----- Data excerpts -----

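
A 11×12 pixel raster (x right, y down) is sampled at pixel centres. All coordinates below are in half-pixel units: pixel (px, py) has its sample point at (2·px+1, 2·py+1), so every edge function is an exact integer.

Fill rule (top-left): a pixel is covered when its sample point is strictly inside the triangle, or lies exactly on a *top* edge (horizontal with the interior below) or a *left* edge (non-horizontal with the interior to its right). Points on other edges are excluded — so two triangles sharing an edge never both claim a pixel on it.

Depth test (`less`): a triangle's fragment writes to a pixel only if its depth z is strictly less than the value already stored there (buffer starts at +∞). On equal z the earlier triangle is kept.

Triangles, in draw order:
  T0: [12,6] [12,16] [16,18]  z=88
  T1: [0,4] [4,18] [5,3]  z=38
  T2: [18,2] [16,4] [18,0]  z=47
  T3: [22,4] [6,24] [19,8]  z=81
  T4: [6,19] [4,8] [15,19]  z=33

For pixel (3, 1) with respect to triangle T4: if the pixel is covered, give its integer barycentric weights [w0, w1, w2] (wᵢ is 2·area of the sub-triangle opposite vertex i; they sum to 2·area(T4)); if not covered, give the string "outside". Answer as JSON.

T0:
  2·area = 40  (B↔C swapped to make it positive)
  edge (12, 6)→(16, 18): d=(4,12) right/bottom  bias=-1
  edge (16, 18)→(12, 16): d=(-4,-2) top-left  bias=+0
  edge (12, 16)→(12, 6): d=(0,-10) top-left  bias=+0
    (5,1)@(11, 3): e=[0,50,-10] → ·  [on edge]
    (6,4)@(13, 9): e=[0,30,10] → ·  [on edge]
    (6,5)@(13, 11): e=[8,22,10] → #
    (7,5)@(15, 11): e=[-16,26,30] → ·
    (6,6)@(13, 13): e=[16,14,10] → #
    (7,6)@(15, 13): e=[-8,18,30] → ·
    (6,7)@(13, 15): e=[24,6,10] → #
    (7,7)@(15, 15): e=[0,10,30] → ·  [on edge]
    (6,8)@(13, 17): e=[32,-2,10] → ·
    (7,8)@(15, 17): e=[8,2,30] → #
    (8,8)@(17, 17): e=[-16,6,50] → ·
    (7,9)@(15, 19): e=[16,-6,30] → ·
    (8,10)@(17, 21): e=[0,-10,50] → ·  [on edge]
  covered (4 px):
    · · · · · · · · · · ·
    · · · · · · · · · · ·
    · · · · · · · · · · ·
    · · · · · · · · · · ·
    · · · · · · · · · · ·
    · · · · · · # · · · ·
    · · · · · · # · · · ·
    · · · · · · # · · · ·
    · · · · · · · # · · ·
    · · · · · · · · · · ·
    · · · · · · · · · · ·
    · · · · · · · · · · ·
T1:
  2·area = 74  (B↔C swapped to make it positive)
  edge (0, 4)→(5, 3): d=(5,-1) top-left  bias=+0
  edge (5, 3)→(4, 18): d=(-1,15) right/bottom  bias=-1
  edge (4, 18)→(0, 4): d=(-4,-14) top-left  bias=+0
    (7,0)@(15, 1): e=[0,-148,222] → ·  [on edge]
    (2,1)@(5, 3): e=[0,0,74] → ·  [on edge]
    (0,2)@(1, 5): e=[6,58,10] → #
    (1,2)@(3, 5): e=[8,28,38] → #
    (2,2)@(5, 5): e=[10,-2,66] → ·
    (0,3)@(1, 7): e=[16,56,2] → #
    (2,3)@(5, 7): e=[20,-4,58] → ·
    (0,4)@(1, 9): e=[26,54,-6] → ·
    (1,4)@(3, 9): e=[28,24,22] → #
    (2,4)@(5, 9): e=[30,-6,50] → ·
    (1,5)@(3, 11): e=[38,22,14] → #
    (2,5)@(5, 11): e=[40,-8,42] → ·
  covered (7 px):
    · · · · · · · · · · ·
    · · · · · · · · · · ·
    # # · · · · · · · · ·
    # # · · · · · · · · ·
    · # · · · · · · · · ·
    · # · · · · · · · · ·
    · # · · · · · · · · ·
    · · · · · · · · · · ·
    · · · · · · · · · · ·
    · · · · · · · · · · ·
    · · · · · · · · · · ·
    · · · · · · · · · · ·
T2:
  2·area = 4
  edge (18, 2)→(16, 4): d=(-2,2) right/bottom  bias=-1
  edge (16, 4)→(18, 0): d=(2,-4) top-left  bias=+0
  edge (18, 0)→(18, 2): d=(0,2) right/bottom  bias=-1
    (9,0)@(19, 1): e=[0,6,-2] → ·  [on edge]
    (8,1)@(17, 3): e=[0,2,2] → ·  [on edge]
    (7,2)@(15, 5): e=[0,-2,6] → ·  [on edge]
    (6,3)@(13, 7): e=[0,-6,10] → ·  [on edge]
    (5,4)@(11, 9): e=[0,-10,14] → ·  [on edge]
    (4,5)@(9, 11): e=[0,-14,18] → ·  [on edge]
    (3,6)@(7, 13): e=[0,-18,22] → ·  [on edge]
    (2,7)@(5, 15): e=[0,-22,26] → ·  [on edge]
    (1,8)@(3, 17): e=[0,-26,30] → ·  [on edge]
    (0,9)@(1, 19): e=[0,-30,34] → ·  [on edge]
  covered (0 px):
    · · · · · · · · · · ·
    · · · · · · · · · · ·
    · · · · · · · · · · ·
    · · · · · · · · · · ·
    · · · · · · · · · · ·
    · · · · · · · · · · ·
    · · · · · · · · · · ·
    · · · · · · · · · · ·
    · · · · · · · · · · ·
    · · · · · · · · · · ·
    · · · · · · · · · · ·
    · · · · · · · · · · ·
T3:
  2·area = 4  (B↔C swapped to make it positive)
  edge (22, 4)→(19, 8): d=(-3,4) right/bottom  bias=-1
  edge (19, 8)→(6, 24): d=(-13,16) right/bottom  bias=-1
  edge (6, 24)→(22, 4): d=(16,-20) top-left  bias=+0
  covered (0 px):
    · · · · · · · · · · ·
    · · · · · · · · · · ·
    · · · · · · · · · · ·
    · · · · · · · · · · ·
    · · · · · · · · · · ·
    · · · · · · · · · · ·
    · · · · · · · · · · ·
    · · · · · · · · · · ·
    · · · · · · · · · · ·
    · · · · · · · · · · ·
    · · · · · · · · · · ·
    · · · · · · · · · · ·
T4:
  2·area = 99
  edge (6, 19)→(4, 8): d=(-2,-11) top-left  bias=+0
  edge (4, 8)→(15, 19): d=(11,11) right/bottom  bias=-1
  edge (15, 19)→(6, 19): d=(-9,0) right/bottom  bias=-1
    (0,2)@(1, 5): e=[-27,0,126] → ·  [on edge]
    (1,3)@(3, 7): e=[-9,0,108] → ·  [on edge]
    (2,4)@(5, 9): e=[9,0,90] → ·  [on edge]
    (2,5)@(5, 11): e=[5,22,72] → #
    (3,5)@(7, 11): e=[27,0,72] → ·  [on edge]
    (2,6)@(5, 13): e=[1,44,54] → #
    (3,6)@(7, 13): e=[23,22,54] → #
    (4,6)@(9, 13): e=[45,0,54] → ·  [on edge]
    (2,7)@(5, 15): e=[-3,66,36] → ·
    (3,7)@(7, 15): e=[19,44,36] → #
    (4,7)@(9, 15): e=[41,22,36] → #
    (5,7)@(11, 15): e=[63,0,36] → ·  [on edge]
    (6,8)@(13, 17): e=[81,0,18] → ·  [on edge]
    (0,9)@(1, 19): e=[-55,154,0] → ·  [on edge]
    (1,9)@(3, 19): e=[-33,132,0] → ·  [on edge]
    (2,9)@(5, 19): e=[-11,110,0] → ·  [on edge]
    (3,9)@(7, 19): e=[11,88,0] → ·  [on edge]
    (4,9)@(9, 19): e=[33,66,0] → ·  [on edge]
    (5,9)@(11, 19): e=[55,44,0] → ·  [on edge]
    (6,9)@(13, 19): e=[77,22,0] → ·  [on edge]
    (7,9)@(15, 19): e=[99,0,0] → ·  [on edge]
    (8,9)@(17, 19): e=[121,-22,0] → ·  [on edge]
    (9,9)@(19, 19): e=[143,-44,0] → ·  [on edge]
    (10,9)@(21, 19): e=[165,-66,0] → ·  [on edge]
    (8,10)@(17, 21): e=[117,0,-18] → ·  [on edge]
    (9,11)@(19, 23): e=[135,0,-36] → ·  [on edge]
  covered (8 px):
    · · · · · · · · · · ·
    · · · · · · · · · · ·
    · · · · · · · · · · ·
    · · · · · · · · · · ·
    · · · · · · · · · · ·
    · · # · · · · · · · ·
    · · # # · · · · · · ·
    · · · # # · · · · · ·
    · · · # # # · · · · ·
    · · · · · · · · · · ·
    · · · · · · · · · · ·
    · · · · · · · · · · ·

Answer: "outside"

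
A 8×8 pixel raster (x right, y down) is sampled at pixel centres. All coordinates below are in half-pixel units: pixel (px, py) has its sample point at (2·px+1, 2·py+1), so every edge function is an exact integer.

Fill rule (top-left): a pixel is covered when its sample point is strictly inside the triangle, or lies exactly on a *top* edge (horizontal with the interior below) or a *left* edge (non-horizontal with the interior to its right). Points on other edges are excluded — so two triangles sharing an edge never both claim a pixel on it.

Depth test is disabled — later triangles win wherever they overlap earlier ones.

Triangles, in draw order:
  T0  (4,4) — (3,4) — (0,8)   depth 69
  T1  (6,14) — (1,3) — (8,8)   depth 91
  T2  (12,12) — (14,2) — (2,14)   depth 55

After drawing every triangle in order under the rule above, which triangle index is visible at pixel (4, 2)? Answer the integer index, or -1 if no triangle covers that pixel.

T0:
  2·area = 4  (B↔C swapped to make it positive)
  edge (4, 4)→(0, 8): d=(-4,4) right/bottom  bias=-1
  edge (0, 8)→(3, 4): d=(3,-4) top-left  bias=+0
  edge (3, 4)→(4, 4): d=(1,0) top-left  bias=+0
    (3,0)@(7, 1): e=[0,7,-3] → .  [on edge]
    (2,1)@(5, 3): e=[0,5,-1] → .  [on edge]
    (1,2)@(3, 5): e=[0,3,1] → .  [on edge]
    (0,3)@(1, 7): e=[0,1,3] → .  [on edge]
  covered (0 px):
    . . . . . . . .
    . . . . . . . .
    . . . . . . . .
    . . . . . . . .
    . . . . . . . .
    . . . . . . . .
    . . . . . . . .
    . . . . . . . .
T1:
  2·area = 52
  edge (6, 14)→(1, 3): d=(-5,-11) top-left  bias=+0
  edge (1, 3)→(8, 8): d=(7,5) right/bottom  bias=-1
  edge (8, 8)→(6, 14): d=(-2,6) right/bottom  bias=-1
    (0,1)@(1, 3): e=[0,0,52] → .  [on edge]
    (1,2)@(3, 5): e=[12,4,36] → X
    (2,2)@(5, 5): e=[34,-6,24] → .
    (4,2)@(9, 5): e=[78,-26,0] → .  [on edge]
    (1,3)@(3, 7): e=[2,18,32] → X
    (2,3)@(5, 7): e=[24,8,20] → X
    (3,3)@(7, 7): e=[46,-2,8] → .
    (1,4)@(3, 9): e=[-8,32,28] → .
    (2,4)@(5, 9): e=[14,22,16] → X
    (3,4)@(7, 9): e=[36,12,4] → X
    (4,4)@(9, 9): e=[58,2,-8] → .
    (2,5)@(5, 11): e=[4,36,12] → X
    (3,5)@(7, 11): e=[26,26,0] → .  [on edge]
    (7,6)@(15, 13): e=[104,0,-52] → .  [on edge]
  covered (6 px):
    . . . . . . . .
    . . . . . . . .
    . X . . . . . .
    . X X . . . . .
    . . X X . . . .
    . . X . . . . .
    . . . . . . . .
    . . . . . . . .
T2:
  2·area = 96  (B↔C swapped to make it positive)
  edge (12, 12)→(2, 14): d=(-10,2) right/bottom  bias=-1
  edge (2, 14)→(14, 2): d=(12,-12) top-left  bias=+0
  edge (14, 2)→(12, 12): d=(-2,10) right/bottom  bias=-1
    (7,0)@(15, 1): e=[104,0,-8] → .  [on edge]
    (6,1)@(13, 3): e=[88,0,8] → X  [on edge]
    (7,1)@(15, 3): e=[84,24,-12] → .
    (5,2)@(11, 5): e=[72,0,24] → X  [on edge]
    (7,2)@(15, 5): e=[64,48,-16] → .
    (4,3)@(9, 7): e=[56,0,40] → X  [on edge]
    (6,3)@(13, 7): e=[48,48,0] → .  [on edge]
    (3,4)@(7, 9): e=[40,0,56] → X  [on edge]
    (6,4)@(13, 9): e=[28,72,-4] → .
    (2,5)@(5, 11): e=[24,0,72] → X  [on edge]
    (6,5)@(13, 11): e=[8,96,-8] → .
    (1,6)@(3, 13): e=[8,0,88] → X  [on edge]
    (3,6)@(7, 13): e=[0,48,48] → .  [on edge]
    (0,7)@(1, 15): e=[-8,0,104] → .  [on edge]
  covered (14 px):
    . . . . . . . .
    . . . . . . X .
    . . . . . X X .
    . . . . X X . .
    . . . X X X . .
    . . X X X X . .
    . X X . . . . .
    . . . . . . . .

Z-buffer (winner per pixel, '.' = empty):
  . . . . . . . .
  . . . . . . 2 .
  . 1 . . . 2 2 .
  . 1 1 . 2 2 . .
  . . 1 2 2 2 . .
  . . 2 2 2 2 . .
  . 2 2 . . . . .
  . . . . . . . .

Final: -1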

-----

Return a copy of each line of the material that holds the word "coordinates".

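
A 11×12 pixel raster (x right, y down) is sampled at pixel centres. All coordinates below are in half-pixel units: pixel (px, py) has its sample point at (2·px+1, 2·py+1), so every edge function is an exact integer.
A 8×8 pixel raster (x right, y down) is sampled at pixel centres. All coordinates below are in half-pixel units: pixel (px, py) has its sample point at (2·px+1, 2·py+1), so every edge function is an exact integer.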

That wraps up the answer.